[Problem requirements] All lines from the line containing "of March, 02:00" up to and including the last line of the entries must be written out exactly, with no others.

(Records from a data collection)
———
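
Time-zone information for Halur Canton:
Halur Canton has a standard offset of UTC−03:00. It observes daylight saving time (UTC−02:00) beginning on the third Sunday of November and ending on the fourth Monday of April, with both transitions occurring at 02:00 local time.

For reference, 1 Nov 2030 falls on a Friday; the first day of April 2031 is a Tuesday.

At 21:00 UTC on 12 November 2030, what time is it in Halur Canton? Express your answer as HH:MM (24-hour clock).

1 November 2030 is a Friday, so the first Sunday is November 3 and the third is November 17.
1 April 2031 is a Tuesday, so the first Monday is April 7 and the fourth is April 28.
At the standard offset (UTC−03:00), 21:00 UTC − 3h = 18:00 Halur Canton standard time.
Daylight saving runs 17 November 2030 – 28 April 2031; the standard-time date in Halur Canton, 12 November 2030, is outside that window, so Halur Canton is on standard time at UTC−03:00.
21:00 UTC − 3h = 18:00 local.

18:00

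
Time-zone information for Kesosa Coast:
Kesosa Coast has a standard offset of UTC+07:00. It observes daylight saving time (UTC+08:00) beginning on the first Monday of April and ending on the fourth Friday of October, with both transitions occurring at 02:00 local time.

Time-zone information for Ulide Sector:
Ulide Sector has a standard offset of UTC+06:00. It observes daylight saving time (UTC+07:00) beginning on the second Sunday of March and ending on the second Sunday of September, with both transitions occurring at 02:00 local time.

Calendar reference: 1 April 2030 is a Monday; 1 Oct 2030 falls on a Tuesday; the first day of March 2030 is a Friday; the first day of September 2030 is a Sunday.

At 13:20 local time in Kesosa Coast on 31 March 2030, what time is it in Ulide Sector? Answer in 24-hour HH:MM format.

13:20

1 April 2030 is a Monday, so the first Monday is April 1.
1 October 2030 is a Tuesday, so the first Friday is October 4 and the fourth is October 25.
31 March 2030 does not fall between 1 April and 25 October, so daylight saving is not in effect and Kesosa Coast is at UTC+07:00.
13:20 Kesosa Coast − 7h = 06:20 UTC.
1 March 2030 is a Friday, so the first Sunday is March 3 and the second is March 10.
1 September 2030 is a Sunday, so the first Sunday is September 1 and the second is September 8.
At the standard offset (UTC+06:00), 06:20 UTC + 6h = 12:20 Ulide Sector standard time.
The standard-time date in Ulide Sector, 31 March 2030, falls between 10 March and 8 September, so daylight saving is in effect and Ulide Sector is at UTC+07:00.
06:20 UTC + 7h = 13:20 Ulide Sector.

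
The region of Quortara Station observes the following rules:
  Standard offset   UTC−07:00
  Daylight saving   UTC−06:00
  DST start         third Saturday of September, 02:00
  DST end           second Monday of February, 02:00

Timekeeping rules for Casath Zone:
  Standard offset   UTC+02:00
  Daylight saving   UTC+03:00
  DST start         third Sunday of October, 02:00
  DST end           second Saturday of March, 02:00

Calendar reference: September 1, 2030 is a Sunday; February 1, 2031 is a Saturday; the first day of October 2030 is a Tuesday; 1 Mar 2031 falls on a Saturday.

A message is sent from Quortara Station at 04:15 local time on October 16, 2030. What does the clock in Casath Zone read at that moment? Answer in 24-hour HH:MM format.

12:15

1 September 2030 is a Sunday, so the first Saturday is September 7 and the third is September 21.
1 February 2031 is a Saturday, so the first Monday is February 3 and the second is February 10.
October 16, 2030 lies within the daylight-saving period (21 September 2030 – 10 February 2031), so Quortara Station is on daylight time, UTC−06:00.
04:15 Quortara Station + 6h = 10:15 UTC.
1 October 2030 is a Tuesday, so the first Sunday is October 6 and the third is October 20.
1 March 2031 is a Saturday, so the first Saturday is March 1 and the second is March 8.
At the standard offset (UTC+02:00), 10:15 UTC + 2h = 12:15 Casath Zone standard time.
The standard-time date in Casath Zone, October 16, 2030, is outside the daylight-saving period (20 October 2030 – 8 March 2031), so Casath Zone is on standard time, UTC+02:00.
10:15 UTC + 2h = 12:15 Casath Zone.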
———
[Task output]
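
  DST end           second Saturday of March, 02:00

Calendar reference: September 1, 2030 is a Sunday; February 1, 2031 is a Saturday; the first day of October 2030 is a Tuesday; 1 Mar 2031 falls on a Saturday.

A message is sent from Quortara Station at 04:15 local time on October 16, 2030. What does the clock in Casath Zone read at that moment? Answer in 24-hour HH:MM format.

12:15

1 September 2030 is a Sunday, so the first Saturday is September 7 and the third is September 21.
1 February 2031 is a Saturday, so the first Monday is February 3 and the second is February 10.
October 16, 2030 lies within the daylight-saving period (21 September 2030 – 10 February 2031), so Quortara Station is on daylight time, UTC−06:00.
04:15 Quortara Station + 6h = 10:15 UTC.
1 October 2030 is a Tuesday, so the first Sunday is October 6 and the third is October 20.
1 March 2031 is a Saturday, so the first Saturday is March 1 and the second is March 8.
At the standard offset (UTC+02:00), 10:15 UTC + 2h = 12:15 Casath Zone standard time.
The standard-time date in Casath Zone, October 16, 2030, is outside the daylight-saving period (20 October 2030 – 8 March 2031), so Casath Zone is on standard time, UTC+02:00.
10:15 UTC + 2h = 12:15 Casath Zone.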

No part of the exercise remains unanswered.